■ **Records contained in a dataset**

----

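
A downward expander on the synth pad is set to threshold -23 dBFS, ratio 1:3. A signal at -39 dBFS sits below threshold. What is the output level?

Below threshold, a 1:3 expander applies gain = (3−1)×(T − x) of attenuation.
(3−1) × 16 = 32 dB, so output = -39 − 32 = -71 dBFS.

-71 dBFS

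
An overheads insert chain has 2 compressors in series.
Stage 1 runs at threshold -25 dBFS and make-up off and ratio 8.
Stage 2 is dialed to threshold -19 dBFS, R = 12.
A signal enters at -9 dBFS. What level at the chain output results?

Stage 1: overshoot 16 dB → 16/8 = 2 dB → -23 dBFS.
Stage 2: below threshold (-23 ≤ -19); passes unchanged; output -23 dBFS.

-23 dBFS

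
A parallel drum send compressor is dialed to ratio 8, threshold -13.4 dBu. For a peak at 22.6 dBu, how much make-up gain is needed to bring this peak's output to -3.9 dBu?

Without make-up, output = threshold + overshoot/8 = -13.4 + 4.5 = -8.9 dBu.
Gap to target: 5 dB.

5 dB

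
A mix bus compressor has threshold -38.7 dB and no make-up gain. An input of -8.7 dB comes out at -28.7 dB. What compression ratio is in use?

3:1

Input overshoot = -8.7 − (-38.7) = 30 dB; output overshoot = -28.7 − (-38.7) = 10 dB.
Ratio = 30 / 10 = 3.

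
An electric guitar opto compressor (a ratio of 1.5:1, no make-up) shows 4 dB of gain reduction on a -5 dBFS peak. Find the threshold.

Gain reduction = -5 − (-9) = 4 dB; output overshoot = GR / (R − 1) = 4 / 0.5 = 8 dB.
Threshold = output − output overshoot = -9 − 8 = -17 dBFS.

-17 dBFS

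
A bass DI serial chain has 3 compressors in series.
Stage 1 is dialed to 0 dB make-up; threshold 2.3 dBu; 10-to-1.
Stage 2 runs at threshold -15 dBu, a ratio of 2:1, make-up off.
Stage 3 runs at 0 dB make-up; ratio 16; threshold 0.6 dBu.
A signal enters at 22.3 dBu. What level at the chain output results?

-5.35 dBu

Stage 1: overshoot 20 dB → 20/10 = 2 dB → 4.3 dBu.
Stage 2: 4.3 dBu is 19.3 dB over -15 dBu; at 2:1 that becomes 9.65 dB over, giving -5.35 dBu.
Stage 3: below threshold (-5.35 ≤ 0.6); passes unchanged; output -5.35 dBu.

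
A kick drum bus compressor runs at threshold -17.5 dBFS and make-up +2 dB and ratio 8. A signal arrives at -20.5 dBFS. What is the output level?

-20.5 dBFS is 3 dB below the -17.5 dBFS threshold, so no gain reduction is applied.
Make-up gain adds 2 dB: -20.5 + 2 = -18.5 dBFS.

-18.5 dBFS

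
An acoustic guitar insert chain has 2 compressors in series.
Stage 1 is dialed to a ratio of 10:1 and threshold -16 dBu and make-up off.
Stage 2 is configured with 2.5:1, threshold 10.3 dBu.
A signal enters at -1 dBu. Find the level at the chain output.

Stage 1: 15 dB above -16 dBu, reduced 10:1 to 1.5 dB above → -14.5 dBu.
Stage 2: below threshold (-14.5 ≤ 10.3); passes unchanged; output -14.5 dBu.

-14.5 dBu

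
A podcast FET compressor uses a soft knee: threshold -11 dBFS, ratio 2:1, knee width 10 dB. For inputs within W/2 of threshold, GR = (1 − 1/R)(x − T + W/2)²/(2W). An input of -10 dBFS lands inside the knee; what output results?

-10.9 dBFS

x − T + W/2 = -10 − (-11) + 5 = 6.
GR = (1 − 1/2) × 6² / 20 = 0.5 × 36 / 20 = 0.9 dB.
Output = -10 − 0.9 = -10.9 dBFS.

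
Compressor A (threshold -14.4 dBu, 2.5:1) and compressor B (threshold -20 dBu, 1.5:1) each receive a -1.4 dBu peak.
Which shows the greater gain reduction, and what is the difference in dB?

A, by 1.6 dB

A: overshoot 13 dB → output overshoot 5.2 dB → GR 7.8 dB.
B: overshoot 18.6 dB → output overshoot 12.4 dB → GR 6.2 dB.
A reduces 1.6 dB more.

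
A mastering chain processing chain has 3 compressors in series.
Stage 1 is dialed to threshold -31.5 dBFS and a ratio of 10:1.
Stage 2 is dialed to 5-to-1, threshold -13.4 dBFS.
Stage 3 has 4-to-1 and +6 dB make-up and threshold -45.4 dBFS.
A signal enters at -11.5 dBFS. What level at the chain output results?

Stage 1: 20 dB above -31.5 dBFS, reduced 10:1 to 2 dB above → -29.5 dBFS.
Stage 2: -29.5 dBFS is at or below the -13.4 dBFS threshold — no compression; output -29.5 dBFS.
Stage 3: -29.5 dBFS is 15.9 dB over -45.4 dBFS; at 4:1 that becomes 3.975 dB over, giving -41.425 dBFS; +6 dB make-up → -35.425 dBFS.

-35.425 dBFS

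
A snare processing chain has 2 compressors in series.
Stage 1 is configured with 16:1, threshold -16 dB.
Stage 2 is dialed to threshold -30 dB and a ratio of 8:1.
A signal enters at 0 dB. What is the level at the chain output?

Stage 1: overshoot 16 dB → 16/16 = 1 dB → -15 dB.
Stage 2: -15 dB is 15 dB over -30 dB; at 8:1 that becomes 1.875 dB over, giving -28.125 dB.

-28.125 dB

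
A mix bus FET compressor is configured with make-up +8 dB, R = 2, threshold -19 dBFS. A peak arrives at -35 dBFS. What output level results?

-27 dBFS

-35 dBFS is 16 dB below the -19 dBFS threshold, so no gain reduction is applied.
Make-up gain adds 8 dB: -35 + 8 = -27 dBFS.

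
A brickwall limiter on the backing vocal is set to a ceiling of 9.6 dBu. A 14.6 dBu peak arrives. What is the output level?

9.6 dBu

At ∞:1, everything above 9.6 dBu is held at the ceiling.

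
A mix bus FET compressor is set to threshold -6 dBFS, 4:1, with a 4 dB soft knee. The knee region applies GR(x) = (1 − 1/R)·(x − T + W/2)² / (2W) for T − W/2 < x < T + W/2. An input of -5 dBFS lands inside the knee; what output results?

x − T + W/2 = -5 − (-6) + 2 = 3.
GR = (1 − 1/4) × 3² / 8 = 0.75 × 9 / 8 = 0.84375 dB.
Output = -5 − 0.84375 = -5.84375 dBFS.

-5.84375 dBFS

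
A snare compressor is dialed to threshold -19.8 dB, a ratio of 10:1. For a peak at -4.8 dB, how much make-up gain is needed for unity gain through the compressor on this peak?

13.5 dB

Without make-up, output = threshold + overshoot/10 = -19.8 + 1.5 = -18.3 dB.
Gap to target: 13.5 dB.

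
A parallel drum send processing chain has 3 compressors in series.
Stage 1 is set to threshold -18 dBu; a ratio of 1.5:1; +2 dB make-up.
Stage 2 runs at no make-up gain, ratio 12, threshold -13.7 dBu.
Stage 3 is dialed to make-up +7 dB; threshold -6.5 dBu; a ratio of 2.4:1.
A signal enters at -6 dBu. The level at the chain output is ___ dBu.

Stage 1: -6 dBu is 12 dB over -18 dBu; at 1.5:1 that becomes 8 dB over, giving -10 dBu; +2 dB make-up → -8 dBu.
Stage 2: overshoot 5.7 dB → 5.7/12 = 0.475 dB → -13.225 dBu.
Stage 3: below threshold (-13.225 ≤ -6.5); passes unchanged; make-up brings it to -6.225 dBu.

-6.225 dBu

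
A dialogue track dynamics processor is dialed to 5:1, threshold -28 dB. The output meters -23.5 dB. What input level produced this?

-5.5 dB

The compressed level sits -23.5 − (-28) = 4.5 dB over threshold.
Undo the ratio: input overshoot = 4.5 × 5 = 22.5 dB, giving input = -5.5 dB.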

----

■ **WORK ITEM**
Using the exact wording, repeat all the entries.

■ **TASK RESPONSE**
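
A downward expander on the synth pad is set to threshold -23 dBFS, ratio 1:3. A signal at -39 dBFS sits below threshold. What is the output level?

Below threshold, a 1:3 expander applies gain = (3−1)×(T − x) of attenuation.
(3−1) × 16 = 32 dB, so output = -39 − 32 = -71 dBFS.

-71 dBFS

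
An overheads insert chain has 2 compressors in series.
Stage 1 runs at threshold -25 dBFS and make-up off and ratio 8.
Stage 2 is dialed to threshold -19 dBFS, R = 12.
A signal enters at -9 dBFS. What level at the chain output results?

Stage 1: overshoot 16 dB → 16/8 = 2 dB → -23 dBFS.
Stage 2: below threshold (-23 ≤ -19); passes unchanged; output -23 dBFS.

-23 dBFS

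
A parallel drum send compressor is dialed to ratio 8, threshold -13.4 dBu. For a peak at 22.6 dBu, how much make-up gain is needed to bring this peak's output to -3.9 dBu?

Without make-up, output = threshold + overshoot/8 = -13.4 + 4.5 = -8.9 dBu.
Gap to target: 5 dB.

5 dB

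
A mix bus compressor has threshold -38.7 dB and no make-up gain. An input of -8.7 dB comes out at -28.7 dB. What compression ratio is in use?

3:1

Input overshoot = -8.7 − (-38.7) = 30 dB; output overshoot = -28.7 − (-38.7) = 10 dB.
Ratio = 30 / 10 = 3.

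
An electric guitar opto compressor (a ratio of 1.5:1, no make-up) shows 4 dB of gain reduction on a -5 dBFS peak. Find the threshold.

Gain reduction = -5 − (-9) = 4 dB; output overshoot = GR / (R − 1) = 4 / 0.5 = 8 dB.
Threshold = output − output overshoot = -9 − 8 = -17 dBFS.

-17 dBFS

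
A bass DI serial chain has 3 compressors in series.
Stage 1 is dialed to 0 dB make-up; threshold 2.3 dBu; 10-to-1.
Stage 2 runs at threshold -15 dBu, a ratio of 2:1, make-up off.
Stage 3 runs at 0 dB make-up; ratio 16; threshold 0.6 dBu.
A signal enters at 22.3 dBu. What level at the chain output results?

-5.35 dBu

Stage 1: overshoot 20 dB → 20/10 = 2 dB → 4.3 dBu.
Stage 2: 4.3 dBu is 19.3 dB over -15 dBu; at 2:1 that becomes 9.65 dB over, giving -5.35 dBu.
Stage 3: below threshold (-5.35 ≤ 0.6); passes unchanged; output -5.35 dBu.

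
A kick drum bus compressor runs at threshold -17.5 dBFS and make-up +2 dB and ratio 8. A signal arrives at -20.5 dBFS. What is the output level?

-20.5 dBFS is 3 dB below the -17.5 dBFS threshold, so no gain reduction is applied.
Make-up gain adds 2 dB: -20.5 + 2 = -18.5 dBFS.

-18.5 dBFS

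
An acoustic guitar insert chain has 2 compressors in series.
Stage 1 is dialed to a ratio of 10:1 and threshold -16 dBu and make-up off.
Stage 2 is configured with 2.5:1, threshold 10.3 dBu.
A signal enters at -1 dBu. Find the level at the chain output.

Stage 1: 15 dB above -16 dBu, reduced 10:1 to 1.5 dB above → -14.5 dBu.
Stage 2: below threshold (-14.5 ≤ 10.3); passes unchanged; output -14.5 dBu.

-14.5 dBu

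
A podcast FET compressor uses a soft knee: threshold -11 dBFS, ratio 2:1, knee width 10 dB. For inputs within W/2 of threshold, GR = (1 − 1/R)(x − T + W/2)²/(2W). An input of -10 dBFS lands inside the knee; what output results?

-10.9 dBFS

x − T + W/2 = -10 − (-11) + 5 = 6.
GR = (1 − 1/2) × 6² / 20 = 0.5 × 36 / 20 = 0.9 dB.
Output = -10 − 0.9 = -10.9 dBFS.

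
Compressor A (threshold -14.4 dBu, 2.5:1) and compressor B (threshold -20 dBu, 1.5:1) each receive a -1.4 dBu peak.
Which shows the greater gain reduction, and what is the difference in dB?

A, by 1.6 dB

A: overshoot 13 dB → output overshoot 5.2 dB → GR 7.8 dB.
B: overshoot 18.6 dB → output overshoot 12.4 dB → GR 6.2 dB.
A reduces 1.6 dB more.

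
A mastering chain processing chain has 3 compressors in series.
Stage 1 is dialed to threshold -31.5 dBFS and a ratio of 10:1.
Stage 2 is dialed to 5-to-1, threshold -13.4 dBFS.
Stage 3 has 4-to-1 and +6 dB make-up and threshold -45.4 dBFS.
A signal enters at -11.5 dBFS. What level at the chain output results?

Stage 1: 20 dB above -31.5 dBFS, reduced 10:1 to 2 dB above → -29.5 dBFS.
Stage 2: -29.5 dBFS is at or below the -13.4 dBFS threshold — no compression; output -29.5 dBFS.
Stage 3: -29.5 dBFS is 15.9 dB over -45.4 dBFS; at 4:1 that becomes 3.975 dB over, giving -41.425 dBFS; +6 dB make-up → -35.425 dBFS.

-35.425 dBFS

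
A snare processing chain has 2 compressors in series.
Stage 1 is configured with 16:1, threshold -16 dB.
Stage 2 is dialed to threshold -30 dB and a ratio of 8:1.
A signal enters at 0 dB. What is the level at the chain output?

Stage 1: overshoot 16 dB → 16/16 = 1 dB → -15 dB.
Stage 2: -15 dB is 15 dB over -30 dB; at 8:1 that becomes 1.875 dB over, giving -28.125 dB.

-28.125 dB

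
A mix bus FET compressor is configured with make-up +8 dB, R = 2, threshold -19 dBFS. A peak arrives at -35 dBFS. What output level results?

-27 dBFS

-35 dBFS is 16 dB below the -19 dBFS threshold, so no gain reduction is applied.
Make-up gain adds 8 dB: -35 + 8 = -27 dBFS.

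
A brickwall limiter on the backing vocal is set to a ceiling of 9.6 dBu. A 14.6 dBu peak arrives. What is the output level?

9.6 dBu

At ∞:1, everything above 9.6 dBu is held at the ceiling.

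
A mix bus FET compressor is set to threshold -6 dBFS, 4:1, with a 4 dB soft knee. The knee region applies GR(x) = (1 − 1/R)·(x − T + W/2)² / (2W) for T − W/2 < x < T + W/2. An input of -5 dBFS lands inside the knee; what output results?

x − T + W/2 = -5 − (-6) + 2 = 3.
GR = (1 − 1/4) × 3² / 8 = 0.75 × 9 / 8 = 0.84375 dB.
Output = -5 − 0.84375 = -5.84375 dBFS.

-5.84375 dBFS

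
A snare compressor is dialed to threshold -19.8 dB, a ratio of 10:1. For a peak at -4.8 dB, how much make-up gain is needed for unity gain through the compressor on this peak?

13.5 dB

Without make-up, output = threshold + overshoot/10 = -19.8 + 1.5 = -18.3 dB.
Gap to target: 13.5 dB.

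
A parallel drum send processing chain has 3 compressors in series.
Stage 1 is set to threshold -18 dBu; a ratio of 1.5:1; +2 dB make-up.
Stage 2 runs at no make-up gain, ratio 12, threshold -13.7 dBu.
Stage 3 is dialed to make-up +7 dB; threshold -6.5 dBu; a ratio of 2.4:1.
A signal enters at -6 dBu. The level at the chain output is ___ dBu.

Stage 1: -6 dBu is 12 dB over -18 dBu; at 1.5:1 that becomes 8 dB over, giving -10 dBu; +2 dB make-up → -8 dBu.
Stage 2: overshoot 5.7 dB → 5.7/12 = 0.475 dB → -13.225 dBu.
Stage 3: below threshold (-13.225 ≤ -6.5); passes unchanged; make-up brings it to -6.225 dBu.

-6.225 dBu

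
A dialogue track dynamics processor is dialed to 5:1, threshold -28 dB. The output meters -23.5 dB. What input level produced this?

-5.5 dB

The compressed level sits -23.5 − (-28) = 4.5 dB over threshold.
Undo the ratio: input overshoot = 4.5 × 5 = 22.5 dB, giving input = -5.5 dB.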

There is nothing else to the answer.